Stored items:
= = = = = = =

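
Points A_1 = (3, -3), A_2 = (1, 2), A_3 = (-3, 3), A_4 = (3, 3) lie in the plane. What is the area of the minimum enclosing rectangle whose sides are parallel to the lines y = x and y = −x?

36

In coordinates u = x + y, v = x − y the rectangle is axis-aligned; the map (x,y)→(u,v) scales areas by 2.
u-values: 0, 3, 0, 6; range = 6 − 0 = 6.
v-values: 6, -1, -6, 0; range = 6 − (-6) = 12.
Area = (6 × 12) / 2 = 36.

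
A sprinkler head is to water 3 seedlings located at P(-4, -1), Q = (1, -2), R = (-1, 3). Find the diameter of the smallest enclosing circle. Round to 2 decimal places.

Side lengths²: PQ² = 26, PR² = 25, QR² = 29.
Since QR² = 29 < 26 + 25 = 51, the triangle is acute, so the smallest enclosing circle is the circumcircle.
Circumcentre = (-55/46, 1/46), r² = 9425/1058.
Diameter = 2r = 2√(9425/1058) ≈ 5.97.

5.97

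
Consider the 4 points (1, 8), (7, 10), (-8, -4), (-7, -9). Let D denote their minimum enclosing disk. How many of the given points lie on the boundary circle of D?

2

By Welzl's lemma the MEC is supported by two points (diametrically opposite) or three points (on a circumcircle).
The farthest pair is (7, 10)–(-7, -9) with squared distance 557. The circle on this segment as diameter has centre (0, 0.5) and r² = 557/4 = 139.25.
Check (1, 8): distance² to centre = 57.25 ≤ 139.25, so it lies inside.
All remaining points lie in this disk, and no smaller disk contains both endpoints, so this is the minimum enclosing circle.
The points at distance exactly r from the centre are (7, 10), (-7, -9) — 2 points.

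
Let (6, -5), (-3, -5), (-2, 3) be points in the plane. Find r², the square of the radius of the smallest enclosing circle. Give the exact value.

32.5

Call the three points A, B, C in the order given.
Side lengths²: AB² = 81, AC² = 128, BC² = 65.
Since AC² = 128 < 81 + 65 = 146, the triangle is acute, so the smallest enclosing circle is the circumcircle.
Circumcentre = (1.5, -1.5), r² = 32.5.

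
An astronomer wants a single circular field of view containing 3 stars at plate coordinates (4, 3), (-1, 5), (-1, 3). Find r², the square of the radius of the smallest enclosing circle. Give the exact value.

Call the three points A, B, C in the order given.
Side lengths²: AB² = 29, AC² = 25, BC² = 4.
Since AB² = 29 ≥ 25 + 4 = 29, the angle opposite AB is not acute, so the smallest enclosing circle has AB as diameter.
Centre = midpoint of AB = (1.5, 4), r² = 29/4 = 7.25.

7.25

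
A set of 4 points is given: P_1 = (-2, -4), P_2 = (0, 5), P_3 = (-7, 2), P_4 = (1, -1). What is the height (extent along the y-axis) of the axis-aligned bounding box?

9

max y = 5, min y = -4, so height = 9.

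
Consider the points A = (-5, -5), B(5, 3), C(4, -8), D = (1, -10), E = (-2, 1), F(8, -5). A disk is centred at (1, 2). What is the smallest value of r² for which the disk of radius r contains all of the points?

The required radius is the distance from (1, 2) to the farthest point.
Squared distances: 85, 17, 109, 144, 10, 98.
Maximum is 144, attained at D.

144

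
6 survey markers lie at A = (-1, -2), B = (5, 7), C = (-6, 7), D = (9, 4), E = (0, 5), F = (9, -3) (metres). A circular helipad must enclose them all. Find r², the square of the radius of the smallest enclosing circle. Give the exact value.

81.25

By Welzl's lemma the MEC is supported by two points (diametrically opposite) or three points (on a circumcircle).
The farthest pair is C–F with squared distance 325. The circle on this segment as diameter has centre (1.5, 2) and r² = 325/4 = 81.25.
Check A: distance² to centre = 22.25 ≤ 81.25, so it lies inside.
All remaining points lie in this disk, and no smaller disk contains both endpoints, so this is the minimum enclosing circle.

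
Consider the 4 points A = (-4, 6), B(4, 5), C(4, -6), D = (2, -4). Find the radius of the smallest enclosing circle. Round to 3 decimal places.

7.211

A smallest enclosing disk is always determined by at most three of the input points on its boundary.
The farthest pair is A–C with squared distance 208. The circle on this segment as diameter has centre (0, 0) and r² = 208/4 = 52.
Check B: distance² to centre = 41 ≤ 52, so it lies inside.
All remaining points lie in this disk, and no smaller disk contains both endpoints, so this is the minimum enclosing circle.
r = √52 ≈ 7.211.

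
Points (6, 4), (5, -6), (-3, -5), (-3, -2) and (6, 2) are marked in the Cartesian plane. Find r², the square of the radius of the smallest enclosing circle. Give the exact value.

6565/162

The minimum enclosing circle of a finite set is fixed by two of the points (as a diameter) or three (as a circumcircle).
The minimum enclosing circle is determined by three boundary points: (6, 4), (5, -6), (-3, -5).
Their circumcentre is (29/18, -11/18) with r² = 6565/162.
The farthest remaining point (6, 2) is at distance² 4225/162 ≤ 6565/162.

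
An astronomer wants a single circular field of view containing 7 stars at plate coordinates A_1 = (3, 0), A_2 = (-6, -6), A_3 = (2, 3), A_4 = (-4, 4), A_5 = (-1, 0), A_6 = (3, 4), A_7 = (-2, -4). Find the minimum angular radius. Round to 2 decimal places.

6.73

The farthest pair is A_2–A_6 with squared distance 181. The circle on this segment as diameter has centre (-1.5, -1) and r² = 181/4 = 45.25.
Check A_1: distance² to centre = 21.25 ≤ 45.25, so it lies inside.
All remaining points lie in this disk, and no smaller disk contains both endpoints, so this is the minimum enclosing circle.
r = √(45.25) ≈ 6.73.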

= = = = = = =

Return all of the data word for word.

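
Points A_1 = (3, -3), A_2 = (1, 2), A_3 = (-3, 3), A_4 = (3, 3) lie in the plane. What is the area of the minimum enclosing rectangle whose sides are parallel to the lines y = x and y = −x?

36

In coordinates u = x + y, v = x − y the rectangle is axis-aligned; the map (x,y)→(u,v) scales areas by 2.
u-values: 0, 3, 0, 6; range = 6 − 0 = 6.
v-values: 6, -1, -6, 0; range = 6 − (-6) = 12.
Area = (6 × 12) / 2 = 36.

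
A sprinkler head is to water 3 seedlings located at P(-4, -1), Q = (1, -2), R = (-1, 3). Find the diameter of the smallest enclosing circle. Round to 2 decimal places.

Side lengths²: PQ² = 26, PR² = 25, QR² = 29.
Since QR² = 29 < 26 + 25 = 51, the triangle is acute, so the smallest enclosing circle is the circumcircle.
Circumcentre = (-55/46, 1/46), r² = 9425/1058.
Diameter = 2r = 2√(9425/1058) ≈ 5.97.

5.97

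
Consider the 4 points (1, 8), (7, 10), (-8, -4), (-7, -9). Let D denote their minimum enclosing disk. How many of the given points lie on the boundary circle of D?

2

By Welzl's lemma the MEC is supported by two points (diametrically opposite) or three points (on a circumcircle).
The farthest pair is (7, 10)–(-7, -9) with squared distance 557. The circle on this segment as diameter has centre (0, 0.5) and r² = 557/4 = 139.25.
Check (1, 8): distance² to centre = 57.25 ≤ 139.25, so it lies inside.
All remaining points lie in this disk, and no smaller disk contains both endpoints, so this is the minimum enclosing circle.
The points at distance exactly r from the centre are (7, 10), (-7, -9) — 2 points.

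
Let (6, -5), (-3, -5), (-2, 3) be points in the plane. Find r², the square of the radius of the smallest enclosing circle. Give the exact value.

32.5

Call the three points A, B, C in the order given.
Side lengths²: AB² = 81, AC² = 128, BC² = 65.
Since AC² = 128 < 81 + 65 = 146, the triangle is acute, so the smallest enclosing circle is the circumcircle.
Circumcentre = (1.5, -1.5), r² = 32.5.

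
An astronomer wants a single circular field of view containing 3 stars at plate coordinates (4, 3), (-1, 5), (-1, 3). Find r², the square of the radius of the smallest enclosing circle. Give the exact value.

Call the three points A, B, C in the order given.
Side lengths²: AB² = 29, AC² = 25, BC² = 4.
Since AB² = 29 ≥ 25 + 4 = 29, the angle opposite AB is not acute, so the smallest enclosing circle has AB as diameter.
Centre = midpoint of AB = (1.5, 4), r² = 29/4 = 7.25.

7.25

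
A set of 4 points is given: P_1 = (-2, -4), P_2 = (0, 5), P_3 = (-7, 2), P_4 = (1, -1). What is the height (extent along the y-axis) of the axis-aligned bounding box?

9

max y = 5, min y = -4, so height = 9.

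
Consider the points A = (-5, -5), B(5, 3), C(4, -8), D = (1, -10), E = (-2, 1), F(8, -5). A disk is centred at (1, 2). What is the smallest value of r² for which the disk of radius r contains all of the points?

The required radius is the distance from (1, 2) to the farthest point.
Squared distances: 85, 17, 109, 144, 10, 98.
Maximum is 144, attained at D.

144

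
6 survey markers lie at A = (-1, -2), B = (5, 7), C = (-6, 7), D = (9, 4), E = (0, 5), F = (9, -3) (metres). A circular helipad must enclose them all. Find r², the square of the radius of the smallest enclosing circle. Give the exact value.

81.25

By Welzl's lemma the MEC is supported by two points (diametrically opposite) or three points (on a circumcircle).
The farthest pair is C–F with squared distance 325. The circle on this segment as diameter has centre (1.5, 2) and r² = 325/4 = 81.25.
Check A: distance² to centre = 22.25 ≤ 81.25, so it lies inside.
All remaining points lie in this disk, and no smaller disk contains both endpoints, so this is the minimum enclosing circle.

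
Consider the 4 points A = (-4, 6), B(4, 5), C(4, -6), D = (2, -4). Find the radius of the smallest enclosing circle. Round to 3 decimal places.

7.211

A smallest enclosing disk is always determined by at most three of the input points on its boundary.
The farthest pair is A–C with squared distance 208. The circle on this segment as diameter has centre (0, 0) and r² = 208/4 = 52.
Check B: distance² to centre = 41 ≤ 52, so it lies inside.
All remaining points lie in this disk, and no smaller disk contains both endpoints, so this is the minimum enclosing circle.
r = √52 ≈ 7.211.

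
Points (6, 4), (5, -6), (-3, -5), (-3, -2) and (6, 2) are marked in the Cartesian plane. Find r², the square of the radius of the smallest enclosing circle. Give the exact value.

6565/162

The minimum enclosing circle of a finite set is fixed by two of the points (as a diameter) or three (as a circumcircle).
The minimum enclosing circle is determined by three boundary points: (6, 4), (5, -6), (-3, -5).
Their circumcentre is (29/18, -11/18) with r² = 6565/162.
The farthest remaining point (6, 2) is at distance² 4225/162 ≤ 6565/162.

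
An astronomer wants a single circular field of view containing 7 stars at plate coordinates A_1 = (3, 0), A_2 = (-6, -6), A_3 = (2, 3), A_4 = (-4, 4), A_5 = (-1, 0), A_6 = (3, 4), A_7 = (-2, -4). Find the minimum angular radius. Round to 2 decimal places.

6.73

The farthest pair is A_2–A_6 with squared distance 181. The circle on this segment as diameter has centre (-1.5, -1) and r² = 181/4 = 45.25.
Check A_1: distance² to centre = 21.25 ≤ 45.25, so it lies inside.
All remaining points lie in this disk, and no smaller disk contains both endpoints, so this is the minimum enclosing circle.
r = √(45.25) ≈ 6.73.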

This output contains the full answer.